Exercise aim: Would you give the entries below again, precisely as they are written?

Working data:
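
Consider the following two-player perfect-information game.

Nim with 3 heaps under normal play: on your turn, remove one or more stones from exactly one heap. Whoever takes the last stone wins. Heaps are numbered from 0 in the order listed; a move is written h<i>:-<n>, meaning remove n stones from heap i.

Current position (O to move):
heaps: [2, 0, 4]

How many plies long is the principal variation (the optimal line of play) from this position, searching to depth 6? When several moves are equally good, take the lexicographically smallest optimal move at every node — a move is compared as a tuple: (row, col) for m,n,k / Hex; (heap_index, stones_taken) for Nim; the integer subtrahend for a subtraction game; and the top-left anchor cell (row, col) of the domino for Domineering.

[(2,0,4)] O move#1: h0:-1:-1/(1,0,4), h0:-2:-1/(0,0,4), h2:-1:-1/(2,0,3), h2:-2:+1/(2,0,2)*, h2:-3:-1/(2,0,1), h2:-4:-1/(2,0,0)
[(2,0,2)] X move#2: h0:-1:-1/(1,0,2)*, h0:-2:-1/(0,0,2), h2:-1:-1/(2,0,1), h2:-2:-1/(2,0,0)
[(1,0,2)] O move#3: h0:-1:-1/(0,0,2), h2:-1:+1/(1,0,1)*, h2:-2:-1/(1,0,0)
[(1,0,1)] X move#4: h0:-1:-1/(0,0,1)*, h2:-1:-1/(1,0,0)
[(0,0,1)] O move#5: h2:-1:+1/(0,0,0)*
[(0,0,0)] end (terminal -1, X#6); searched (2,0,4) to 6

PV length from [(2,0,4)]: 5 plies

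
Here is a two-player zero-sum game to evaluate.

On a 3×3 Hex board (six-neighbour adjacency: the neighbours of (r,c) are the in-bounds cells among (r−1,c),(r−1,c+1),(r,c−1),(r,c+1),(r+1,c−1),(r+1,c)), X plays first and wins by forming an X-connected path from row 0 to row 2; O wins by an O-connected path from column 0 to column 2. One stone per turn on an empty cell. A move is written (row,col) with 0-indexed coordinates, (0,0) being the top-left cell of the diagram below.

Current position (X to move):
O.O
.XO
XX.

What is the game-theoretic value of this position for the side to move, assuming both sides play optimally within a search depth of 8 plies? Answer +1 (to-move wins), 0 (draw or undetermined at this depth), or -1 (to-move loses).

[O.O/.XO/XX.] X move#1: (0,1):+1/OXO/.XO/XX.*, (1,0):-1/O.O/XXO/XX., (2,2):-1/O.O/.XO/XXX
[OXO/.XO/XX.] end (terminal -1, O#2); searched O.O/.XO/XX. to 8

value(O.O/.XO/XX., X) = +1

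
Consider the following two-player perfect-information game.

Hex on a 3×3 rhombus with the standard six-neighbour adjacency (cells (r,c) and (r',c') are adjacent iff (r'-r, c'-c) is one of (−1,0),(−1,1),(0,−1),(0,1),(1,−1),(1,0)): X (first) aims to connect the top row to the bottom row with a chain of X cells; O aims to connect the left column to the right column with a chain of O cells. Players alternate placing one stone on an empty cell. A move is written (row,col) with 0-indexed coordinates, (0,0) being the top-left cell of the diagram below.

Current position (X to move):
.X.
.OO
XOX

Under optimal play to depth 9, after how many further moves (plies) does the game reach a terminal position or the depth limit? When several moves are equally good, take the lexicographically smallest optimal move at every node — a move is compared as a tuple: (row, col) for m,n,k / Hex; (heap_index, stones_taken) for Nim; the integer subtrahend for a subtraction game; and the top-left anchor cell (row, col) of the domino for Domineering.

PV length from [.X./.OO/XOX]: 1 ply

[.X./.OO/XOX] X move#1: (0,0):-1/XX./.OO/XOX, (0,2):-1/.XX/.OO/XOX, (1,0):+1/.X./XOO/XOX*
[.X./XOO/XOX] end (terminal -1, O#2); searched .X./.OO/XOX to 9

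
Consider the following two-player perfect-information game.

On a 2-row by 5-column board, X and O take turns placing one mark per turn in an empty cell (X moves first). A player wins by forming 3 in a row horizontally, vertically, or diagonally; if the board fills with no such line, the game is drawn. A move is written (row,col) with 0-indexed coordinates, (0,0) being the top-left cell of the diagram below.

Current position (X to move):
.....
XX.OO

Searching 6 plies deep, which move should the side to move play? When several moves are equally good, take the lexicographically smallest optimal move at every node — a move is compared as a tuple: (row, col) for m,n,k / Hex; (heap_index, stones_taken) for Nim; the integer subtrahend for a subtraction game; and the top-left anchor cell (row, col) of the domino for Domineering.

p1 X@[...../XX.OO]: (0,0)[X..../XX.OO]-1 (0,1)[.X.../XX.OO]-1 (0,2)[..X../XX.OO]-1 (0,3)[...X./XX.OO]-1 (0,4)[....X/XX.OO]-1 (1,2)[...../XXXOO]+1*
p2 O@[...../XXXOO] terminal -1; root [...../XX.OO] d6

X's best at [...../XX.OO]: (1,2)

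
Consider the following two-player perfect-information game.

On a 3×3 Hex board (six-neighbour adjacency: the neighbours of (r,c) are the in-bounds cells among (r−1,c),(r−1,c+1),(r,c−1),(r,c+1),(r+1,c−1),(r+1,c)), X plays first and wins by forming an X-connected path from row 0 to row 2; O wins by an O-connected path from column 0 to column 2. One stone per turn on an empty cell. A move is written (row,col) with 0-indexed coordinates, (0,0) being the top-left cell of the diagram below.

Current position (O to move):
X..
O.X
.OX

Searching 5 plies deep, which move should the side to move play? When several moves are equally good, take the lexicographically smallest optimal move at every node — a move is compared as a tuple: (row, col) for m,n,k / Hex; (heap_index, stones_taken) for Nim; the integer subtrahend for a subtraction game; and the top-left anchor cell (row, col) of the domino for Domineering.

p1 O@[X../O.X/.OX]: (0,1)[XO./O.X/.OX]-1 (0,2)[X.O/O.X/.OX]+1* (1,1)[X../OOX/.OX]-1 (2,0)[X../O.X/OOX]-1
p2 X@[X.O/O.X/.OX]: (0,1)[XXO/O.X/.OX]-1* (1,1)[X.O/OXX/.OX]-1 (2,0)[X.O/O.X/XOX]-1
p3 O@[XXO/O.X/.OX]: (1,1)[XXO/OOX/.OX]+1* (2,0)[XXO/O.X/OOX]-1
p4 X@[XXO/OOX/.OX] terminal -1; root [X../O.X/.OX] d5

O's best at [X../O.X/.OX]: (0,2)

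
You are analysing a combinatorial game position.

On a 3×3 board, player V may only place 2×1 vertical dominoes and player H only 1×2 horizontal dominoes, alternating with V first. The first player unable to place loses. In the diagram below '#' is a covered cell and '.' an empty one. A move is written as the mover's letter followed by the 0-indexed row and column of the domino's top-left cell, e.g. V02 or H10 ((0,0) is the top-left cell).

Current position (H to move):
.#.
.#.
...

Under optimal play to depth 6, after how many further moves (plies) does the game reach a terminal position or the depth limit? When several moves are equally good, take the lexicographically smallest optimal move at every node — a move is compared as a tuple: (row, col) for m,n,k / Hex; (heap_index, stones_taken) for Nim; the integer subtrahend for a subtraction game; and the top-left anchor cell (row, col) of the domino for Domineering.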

Response below:
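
Consider the following two-player perfect-information game.

Nim with 3 heaps under normal play: on your turn, remove one or more stones from exactly one heap. Whoever takes the last stone wins. Heaps are numbered from 0 in the order listed; a move is written h<i>:-<n>, meaning remove n stones from heap i.

Current position (O to move):
heaps: [2, 0, 4]

How many plies long is the principal variation (the optimal line of play) from this position, searching to depth 6? When several moves are equally good, take the lexicographically smallest optimal move at every node — a move is compared as a tuple: (row, col) for m,n,k / Hex; (heap_index, stones_taken) for Nim; the integer subtrahend for a subtraction game; and the top-left anchor cell (row, col) of the domino for Domineering.

[(2,0,4)] O move#1: h0:-1:-1/(1,0,4), h0:-2:-1/(0,0,4), h2:-1:-1/(2,0,3), h2:-2:+1/(2,0,2)*, h2:-3:-1/(2,0,1), h2:-4:-1/(2,0,0)
[(2,0,2)] X move#2: h0:-1:-1/(1,0,2)*, h0:-2:-1/(0,0,2), h2:-1:-1/(2,0,1), h2:-2:-1/(2,0,0)
[(1,0,2)] O move#3: h0:-1:-1/(0,0,2), h2:-1:+1/(1,0,1)*, h2:-2:-1/(1,0,0)
[(1,0,1)] X move#4: h0:-1:-1/(0,0,1)*, h2:-1:-1/(1,0,0)
[(0,0,1)] O move#5: h2:-1:+1/(0,0,0)*
[(0,0,0)] end (terminal -1, X#6); searched (2,0,4) to 6

PV length from [(2,0,4)]: 5 plies

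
Here is a two-player zero-sum game to evaluate.

On a 3×3 Hex board (six-neighbour adjacency: the neighbours of (r,c) are the in-bounds cells among (r−1,c),(r−1,c+1),(r,c−1),(r,c+1),(r+1,c−1),(r+1,c)), X plays first and wins by forming an X-connected path from row 0 to row 2; O wins by an O-connected path from column 0 to column 2. One stone per turn on an empty cell. A move is written (row,col) with 0-indexed coordinates, (0,0) being the top-left cell of the diagram below.

Current position (X to move):
O.O
.XO
XX.

What is the game-theoretic value of this position for the side to move, assuming both sides play optimally within a search depth of 8 plies? Answer +1 (to-move wins), 0 (draw or undetermined at this depth), or -1 (to-move loses).

[O.O/.XO/XX.] X move#1: (0,1):+1/OXO/.XO/XX.*, (1,0):-1/O.O/XXO/XX., (2,2):-1/O.O/.XO/XXX
[OXO/.XO/XX.] end (terminal -1, O#2); searched O.O/.XO/XX. to 8

value(O.O/.XO/XX., X) = +1

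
Consider the following two-player perfect-information game.

Hex on a 3×3 rhombus with the standard six-neighbour adjacency (cells (r,c) and (r',c') are adjacent iff (r'-r, c'-c) is one of (−1,0),(−1,1),(0,−1),(0,1),(1,−1),(1,0)): X (first) aims to connect the top row to the bottom row with a chain of X cells; O aims to connect the left column to the right column with a chain of O cells. Players alternate placing one stone on an empty cell. A move is written (row,col) with 0-indexed coordinates, (0,0) being the top-left cell of the diagram below.

Current position (X to move):
.X.
.OO
XOX

Under optimal play to depth 9, after how many further moves (plies) does the game reach a terminal position or the depth limit? When several moves are equally good, take the lexicographically smallest optimal move at every node — a move is compared as a tuple: (row, col) for m,n,k / Hex; (heap_index, stones_taken) for Nim; the integer subtrahend for a subtraction game; and the top-left anchor cell (row, col) of the domino for Domineering.

PV length from [.X./.OO/XOX]: 1 ply

[.X./.OO/XOX] X move#1: (0,0):-1/XX./.OO/XOX, (0,2):-1/.XX/.OO/XOX, (1,0):+1/.X./XOO/XOX*
[.X./XOO/XOX] end (terminal -1, O#2); searched .X./.OO/XOX to 9

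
Consider the following two-player perfect-information game.

On a 2-row by 5-column board, X and O take turns placing one mark per turn in an empty cell (X moves first). A player wins by forming 3 in a row horizontally, vertically, or diagonally; if the board fills with no such line, the game is drawn. A move is written (row,col) with 0-indexed coordinates, (0,0) being the top-left cell of the diagram below.

Current position (X to move):
.....
XX.OO

Searching 6 plies deep, which move should the side to move play? When several moves are equally good, take the lexicographically smallest optimal move at every node — a move is compared as a tuple: (row, col) for m,n,k / Hex; (heap_index, stones_taken) for Nim; the integer subtrahend for a subtraction game; and the top-left anchor cell (row, col) of the domino for Domineering.

p1 X@[...../XX.OO]: (0,0)[X..../XX.OO]-1 (0,1)[.X.../XX.OO]-1 (0,2)[..X../XX.OO]-1 (0,3)[...X./XX.OO]-1 (0,4)[....X/XX.OO]-1 (1,2)[...../XXXOO]+1*
p2 O@[...../XXXOO] terminal -1; root [...../XX.OO] d6

X's best at [...../XX.OO]: (1,2)

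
Consider the following two-player perfect-information game.

On a 3×3 Hex board (six-neighbour adjacency: the neighbours of (r,c) are the in-bounds cells among (r−1,c),(r−1,c+1),(r,c−1),(r,c+1),(r+1,c−1),(r+1,c)), X plays first and wins by forming an X-connected path from row 0 to row 2; O wins by an O-connected path from column 0 to column 2. One stone per turn on an empty cell. A move is written (row,col) with 0-indexed coordinates, (0,0) being the top-left cell of the diagram below.

Current position (O to move):
X..
O.X
.OX

Searching 5 plies deep, which move should the side to move play? When several moves are equally good, take the lexicographically smallest optimal move at every node — a move is compared as a tuple: (row, col) for m,n,k / Hex; (heap_index, stones_taken) for Nim; the integer subtrahend for a subtraction game; and the top-left anchor cell (row, col) of the domino for Domineering.

p1 O@[X../O.X/.OX]: (0,1)[XO./O.X/.OX]-1 (0,2)[X.O/O.X/.OX]+1* (1,1)[X../OOX/.OX]-1 (2,0)[X../O.X/OOX]-1
p2 X@[X.O/O.X/.OX]: (0,1)[XXO/O.X/.OX]-1* (1,1)[X.O/OXX/.OX]-1 (2,0)[X.O/O.X/XOX]-1
p3 O@[XXO/O.X/.OX]: (1,1)[XXO/OOX/.OX]+1* (2,0)[XXO/O.X/OOX]-1
p4 X@[XXO/OOX/.OX] terminal -1; root [X../O.X/.OX] d5

O's best at [X../O.X/.OX]: (0,2)

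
You are analysing a combinatorial game position.

On a 3×3 board, player V may only place 2×1 vertical dominoes and player H only 1×2 horizontal dominoes, alternating with V first. The first player unable to place loses. In the diagram below '#' is a covered cell and '.' an empty one. A move is written as the mover's letter followed by the 0-indexed row and column of the domino's top-left cell, e.g. V02 or H10 ((0,0) is the top-left cell).

Current position (H to move):
.#.
.#.
...

Under optimal play to depth 6, after how many further moves (plies) does the game reach a terminal position or the depth limit? When several moves are equally good, take the lexicographically smallest optimal move at every node — a move is compared as a tuple: (row, col) for m,n,k / Hex; (heap_index, stones_taken) for Nim; the integer subtrahend for a subtraction game; and the top-left anchor cell (row, col) of the domino for Domineering.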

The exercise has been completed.